[Records from a dataset]
* * *
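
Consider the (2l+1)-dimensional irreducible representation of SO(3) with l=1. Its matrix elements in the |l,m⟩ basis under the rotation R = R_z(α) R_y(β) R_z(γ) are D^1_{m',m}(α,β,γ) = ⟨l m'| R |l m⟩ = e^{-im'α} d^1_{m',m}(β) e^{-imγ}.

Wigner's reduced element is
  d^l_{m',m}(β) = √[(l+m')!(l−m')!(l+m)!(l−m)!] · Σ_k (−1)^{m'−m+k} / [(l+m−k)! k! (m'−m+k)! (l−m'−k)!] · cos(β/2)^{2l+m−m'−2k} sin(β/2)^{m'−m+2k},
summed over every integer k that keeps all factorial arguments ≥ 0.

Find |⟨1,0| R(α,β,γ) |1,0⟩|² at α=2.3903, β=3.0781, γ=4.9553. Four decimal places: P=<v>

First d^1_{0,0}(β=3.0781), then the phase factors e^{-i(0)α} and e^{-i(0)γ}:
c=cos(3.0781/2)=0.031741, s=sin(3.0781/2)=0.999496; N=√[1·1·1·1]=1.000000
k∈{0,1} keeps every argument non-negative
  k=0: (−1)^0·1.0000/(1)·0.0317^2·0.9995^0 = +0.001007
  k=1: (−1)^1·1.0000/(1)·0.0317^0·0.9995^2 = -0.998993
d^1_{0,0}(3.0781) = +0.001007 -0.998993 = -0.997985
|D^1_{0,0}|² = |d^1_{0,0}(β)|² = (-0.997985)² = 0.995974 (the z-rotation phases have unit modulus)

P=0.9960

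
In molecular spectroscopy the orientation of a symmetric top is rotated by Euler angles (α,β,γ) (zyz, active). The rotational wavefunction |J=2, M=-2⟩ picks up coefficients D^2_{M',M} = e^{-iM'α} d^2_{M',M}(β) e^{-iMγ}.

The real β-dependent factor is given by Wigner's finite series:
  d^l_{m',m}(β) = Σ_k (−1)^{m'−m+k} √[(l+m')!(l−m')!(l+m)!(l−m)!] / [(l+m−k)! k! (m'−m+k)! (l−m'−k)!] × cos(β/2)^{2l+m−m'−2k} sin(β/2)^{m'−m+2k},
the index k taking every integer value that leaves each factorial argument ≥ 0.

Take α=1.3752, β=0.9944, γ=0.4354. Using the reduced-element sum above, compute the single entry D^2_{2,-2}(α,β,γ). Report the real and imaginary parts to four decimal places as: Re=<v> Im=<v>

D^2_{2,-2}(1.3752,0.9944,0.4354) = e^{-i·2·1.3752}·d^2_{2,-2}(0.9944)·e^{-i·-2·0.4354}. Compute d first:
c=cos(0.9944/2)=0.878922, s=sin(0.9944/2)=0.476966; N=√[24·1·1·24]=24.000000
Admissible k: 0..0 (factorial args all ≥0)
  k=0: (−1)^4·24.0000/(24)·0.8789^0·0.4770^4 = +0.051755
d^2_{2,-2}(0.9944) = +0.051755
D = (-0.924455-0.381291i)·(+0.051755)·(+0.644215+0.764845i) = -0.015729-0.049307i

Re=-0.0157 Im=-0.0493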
* * *
ACTIVITY
The lines from the one containing "Take α=1.3752, β=0.9944, γ=0.4354." through the final line of the entries above are to be printed exactly, with nothing added.

TASK SOLUTION
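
Take α=1.3752, β=0.9944, γ=0.4354. Using the reduced-element sum above, compute the single entry D^2_{2,-2}(α,β,γ). Report the real and imaginary parts to four decimal places as: Re=<v> Im=<v>

D^2_{2,-2}(1.3752,0.9944,0.4354) = e^{-i·2·1.3752}·d^2_{2,-2}(0.9944)·e^{-i·-2·0.4354}. Compute d first:
c=cos(0.9944/2)=0.878922, s=sin(0.9944/2)=0.476966; N=√[24·1·1·24]=24.000000
Admissible k: 0..0 (factorial args all ≥0)
  k=0: (−1)^4·24.0000/(24)·0.8789^0·0.4770^4 = +0.051755
d^2_{2,-2}(0.9944) = +0.051755
D = (-0.924455-0.381291i)·(+0.051755)·(+0.644215+0.764845i) = -0.015729-0.049307i

Re=-0.0157 Im=-0.0493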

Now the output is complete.